* WHAT THE TASK REQUIRES *
Retype only the lines at the head of the records, first through the one with "Nikolai can do", exactly as written.

Stored data entries:
# # #
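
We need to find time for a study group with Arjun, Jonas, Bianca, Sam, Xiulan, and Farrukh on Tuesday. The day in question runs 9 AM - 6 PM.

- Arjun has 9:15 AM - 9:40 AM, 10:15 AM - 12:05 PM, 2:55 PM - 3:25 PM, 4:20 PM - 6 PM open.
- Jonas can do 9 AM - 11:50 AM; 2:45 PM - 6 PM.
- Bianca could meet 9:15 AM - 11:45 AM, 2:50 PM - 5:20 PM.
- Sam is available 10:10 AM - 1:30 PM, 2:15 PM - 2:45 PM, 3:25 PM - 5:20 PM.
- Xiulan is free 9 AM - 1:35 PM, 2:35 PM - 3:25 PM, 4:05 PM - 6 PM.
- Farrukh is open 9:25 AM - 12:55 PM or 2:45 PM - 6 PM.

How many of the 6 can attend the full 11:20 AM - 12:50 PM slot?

Sam, Xiulan, and Farrukh can make the full 11:20-12:50 slot — that's 3.

3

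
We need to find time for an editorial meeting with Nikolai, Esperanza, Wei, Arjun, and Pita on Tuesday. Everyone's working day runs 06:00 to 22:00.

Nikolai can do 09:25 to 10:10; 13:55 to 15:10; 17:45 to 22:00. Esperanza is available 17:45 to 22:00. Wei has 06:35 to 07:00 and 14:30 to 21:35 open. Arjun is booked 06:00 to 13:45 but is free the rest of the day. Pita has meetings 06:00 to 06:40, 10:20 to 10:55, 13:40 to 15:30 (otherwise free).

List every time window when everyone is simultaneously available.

17:45-21:35

Nikolai free: 09:25-10:10, 13:55-15:10, 17:45-22:00.
Esperanza free: 17:45-22:00.
Wei free: 06:35-07:00, 14:30-21:35.
Arjun free: 13:45-22:00 (invert busy blocks within the working day).
Pita free: 06:40-10:20, 10:55-13:40, 15:30-22:00 (invert busy blocks within the working day).
Nikolai ∩ Esperanza: 17:45-22:00.
Nikolai ∩ Esperanza ∩ Wei: 17:45-21:35.
Nikolai ∩ Esperanza ∩ Wei ∩ Arjun: 17:45-21:35.
Nikolai ∩ Esperanza ∩ Wei ∩ Arjun ∩ Pita: 17:45-21:35.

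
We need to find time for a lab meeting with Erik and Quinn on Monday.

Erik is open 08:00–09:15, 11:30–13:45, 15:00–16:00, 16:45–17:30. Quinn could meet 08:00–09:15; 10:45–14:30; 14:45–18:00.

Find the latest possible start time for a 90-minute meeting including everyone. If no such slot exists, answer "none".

Erik ∩ Quinn: 08:00-09:15, 11:30-13:45, 15:00-16:00, 16:45-17:30.
So the common availability across everyone is 08:00-09:15, 11:30-13:45, 15:00-16:00, 16:45-17:30.
The last common window of at least 90 minutes is 11:30-13:45; a 90-minute meeting can start as late as 12:15 and still end by 13:45.

12:15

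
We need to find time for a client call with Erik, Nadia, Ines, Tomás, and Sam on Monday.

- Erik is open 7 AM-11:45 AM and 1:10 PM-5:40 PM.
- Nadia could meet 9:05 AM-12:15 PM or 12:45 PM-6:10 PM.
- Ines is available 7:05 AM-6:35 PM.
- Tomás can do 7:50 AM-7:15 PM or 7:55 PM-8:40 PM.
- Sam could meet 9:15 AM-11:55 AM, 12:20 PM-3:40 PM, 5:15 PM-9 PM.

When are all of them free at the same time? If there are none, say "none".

Erik ∩ Nadia: 09:05-11:45, 13:10-17:40.
Erik ∩ Nadia ∩ Ines: 09:05-11:45, 13:10-17:40.
Erik ∩ Nadia ∩ Ines ∩ Tomás: 09:05-11:45, 13:10-17:40.
Erik ∩ Nadia ∩ Ines ∩ Tomás ∩ Sam: 09:15-11:45, 13:10-15:40, 17:15-17:40.

09:15-11:45, 13:10-15:40, 17:15-17:40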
# # #
* OUTPUT FOR THIS EXERCISE *
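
We need to find time for a study group with Arjun, Jonas, Bianca, Sam, Xiulan, and Farrukh on Tuesday. The day in question runs 9 AM - 6 PM.

- Arjun has 9:15 AM - 9:40 AM, 10:15 AM - 12:05 PM, 2:55 PM - 3:25 PM, 4:20 PM - 6 PM open.
- Jonas can do 9 AM - 11:50 AM; 2:45 PM - 6 PM.
- Bianca could meet 9:15 AM - 11:45 AM, 2:50 PM - 5:20 PM.
- Sam is available 10:10 AM - 1:30 PM, 2:15 PM - 2:45 PM, 3:25 PM - 5:20 PM.
- Xiulan is free 9 AM - 1:35 PM, 2:35 PM - 3:25 PM, 4:05 PM - 6 PM.
- Farrukh is open 9:25 AM - 12:55 PM or 2:45 PM - 6 PM.

How many of the 6 can attend the full 11:20 AM - 12:50 PM slot?

Sam, Xiulan, and Farrukh can make the full 11:20-12:50 slot — that's 3.

3

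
We need to find time for an editorial meeting with Nikolai, Esperanza, Wei, Arjun, and Pita on Tuesday. Everyone's working day runs 06:00 to 22:00.

Nikolai can do 09:25 to 10:10; 13:55 to 15:10; 17:45 to 22:00. Esperanza is available 17:45 to 22:00. Wei has 06:35 to 07:00 and 14:30 to 21:35 open. Arjun is booked 06:00 to 13:45 but is free the rest of the day. Pita has meetings 06:00 to 06:40, 10:20 to 10:55, 13:40 to 15:30 (otherwise free).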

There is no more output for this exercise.